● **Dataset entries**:
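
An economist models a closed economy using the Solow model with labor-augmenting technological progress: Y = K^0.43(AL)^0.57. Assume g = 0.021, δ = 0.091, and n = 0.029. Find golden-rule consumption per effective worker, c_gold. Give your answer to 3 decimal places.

c_gold ≈ 1.322

Break-even investment rate: n + g + δ = 0.029 + 0.021 + 0.091 = 0.141.
At the golden rule the marginal product of capital equals n+g+δ: 0.43·k^(0.43−1) = 0.141. Solving, k_gold = (0.43/0.141)^(1/0.57) ≈ 7.0723.
y_gold = 7.0723^0.43 ≈ 2.3191.
c_gold = y_gold − (n+g+δ)·k_gold = 2.3191 − 0.141·7.0723 ≈ 1.3219.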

● **What this task involves**: Your reply should consist of the records, copied exactly.

● **Worked solution**:
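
An economist models a closed economy using the Solow model with labor-augmenting technological progress: Y = K^0.43(AL)^0.57. Assume g = 0.021, δ = 0.091, and n = 0.029. Find golden-rule consumption per effective worker, c_gold. Give your answer to 3 decimal places.

c_gold ≈ 1.322

Break-even investment rate: n + g + δ = 0.029 + 0.021 + 0.091 = 0.141.
At the golden rule the marginal product of capital equals n+g+δ: 0.43·k^(0.43−1) = 0.141. Solving, k_gold = (0.43/0.141)^(1/0.57) ≈ 7.0723.
y_gold = 7.0723^0.43 ≈ 2.3191.
c_gold = y_gold − (n+g+δ)·k_gold = 2.3191 − 0.141·7.0723 ≈ 1.3219.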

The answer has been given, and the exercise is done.